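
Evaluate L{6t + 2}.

L{6t + 2} = 6·L{t} + 2·L{1} = 6/s² + 2/s

Final answer: 6/s² + 2/s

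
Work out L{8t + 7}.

L{8t + 7} = 8·L{t} + 7·L{1} = 8/s² + 7/s

Final answer: 8/s² + 7/s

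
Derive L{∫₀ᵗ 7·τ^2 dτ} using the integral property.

L{∫₀ᵗ f(τ)dτ} = F(s)/s with f(t) = 7t^2. F(s) = 14/s^3, so L{∫₀ᵗ 7·τ^2 dτ} = (14/s^3)/s = 14/s^4. (Check: ∫₀ᵗ 7·τ^2 dτ = 7t^3/3.)

Final answer: 14/s^4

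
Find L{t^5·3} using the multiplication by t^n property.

L{3} = 3/s. d^1/ds^1[1/s] = -1/s². d^2/ds^2[1/s] = 2/s^3. d^3/ds^3[1/s] = -6/s^4. d^4/ds^4[1/s] = 24/s^5. d^5/ds^5[1/s] = -120/s^6. So L{t^5} = (-1)^{5}·-120/s^6 = 120/s^6. Then L{t^5·3} = 3·120/s^6 = 360/s^6

Final answer: 360/s^6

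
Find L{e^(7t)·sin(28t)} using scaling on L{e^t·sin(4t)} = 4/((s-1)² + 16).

Scaling with a=7: L{e^(7t)·sin(28t)} = (1/7) · 4/((s/7-1)² + 16). Simplifying: 28/((s-7)² + 784)

Final answer: 28/((s-7)² + 784)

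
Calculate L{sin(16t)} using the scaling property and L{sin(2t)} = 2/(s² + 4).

Using L{f(at)} = (1/a)F(s/a) with a=8: L{sin(16t)} = (1/8) · 2/((s/8)² + 4) = (1/8) · 2·64/(s² + 256) = 16/(s² + 256)

Final answer: 16/(s² + 256)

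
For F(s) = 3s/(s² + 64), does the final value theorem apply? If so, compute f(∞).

The final value theorem requires all poles of sF(s) in the left half-plane. sF(s) = 3s²/(s² + 64) has poles at s = ±8i (imaginary axis). Theorem does NOT apply (oscillatory system).

Final answer: Not applicable (oscillatory)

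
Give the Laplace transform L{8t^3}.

L{8t^3} = 8 · L{t^3} = 8 · 6/s^4 = 48/s^4

Final answer: 48/s^4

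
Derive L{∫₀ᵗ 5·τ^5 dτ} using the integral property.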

**Work required:**
The output is every entry, printed exactly as it reads.

**Solution:**
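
Evaluate L{6t + 2}.

L{6t + 2} = 6·L{t} + 2·L{1} = 6/s² + 2/s

Final answer: 6/s² + 2/s

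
Work out L{8t + 7}.

L{8t + 7} = 8·L{t} + 7·L{1} = 8/s² + 7/s

Final answer: 8/s² + 7/s

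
Derive L{∫₀ᵗ 7·τ^2 dτ} using the integral property.

L{∫₀ᵗ f(τ)dτ} = F(s)/s with f(t) = 7t^2. F(s) = 14/s^3, so L{∫₀ᵗ 7·τ^2 dτ} = (14/s^3)/s = 14/s^4. (Check: ∫₀ᵗ 7·τ^2 dτ = 7t^3/3.)

Final answer: 14/s^4

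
Find L{t^5·3} using the multiplication by t^n property.

L{3} = 3/s. d^1/ds^1[1/s] = -1/s². d^2/ds^2[1/s] = 2/s^3. d^3/ds^3[1/s] = -6/s^4. d^4/ds^4[1/s] = 24/s^5. d^5/ds^5[1/s] = -120/s^6. So L{t^5} = (-1)^{5}·-120/s^6 = 120/s^6. Then L{t^5·3} = 3·120/s^6 = 360/s^6

Final answer: 360/s^6

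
Find L{e^(7t)·sin(28t)} using scaling on L{e^t·sin(4t)} = 4/((s-1)² + 16).

Scaling with a=7: L{e^(7t)·sin(28t)} = (1/7) · 4/((s/7-1)² + 16). Simplifying: 28/((s-7)² + 784)

Final answer: 28/((s-7)² + 784)

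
Calculate L{sin(16t)} using the scaling property and L{sin(2t)} = 2/(s² + 4).

Using L{f(at)} = (1/a)F(s/a) with a=8: L{sin(16t)} = (1/8) · 2/((s/8)² + 4) = (1/8) · 2·64/(s² + 256) = 16/(s² + 256)

Final answer: 16/(s² + 256)

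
For F(s) = 3s/(s² + 64), does the final value theorem apply? If so, compute f(∞).

The final value theorem requires all poles of sF(s) in the left half-plane. sF(s) = 3s²/(s² + 64) has poles at s = ±8i (imaginary axis). Theorem does NOT apply (oscillatory system).

Final answer: Not applicable (oscillatory)

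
Give the Laplace transform L{8t^3}.

L{8t^3} = 8 · L{t^3} = 8 · 6/s^4 = 48/s^4

Final answer: 48/s^4

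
Derive L{∫₀ᵗ 5·τ^5 dτ} using the integral property.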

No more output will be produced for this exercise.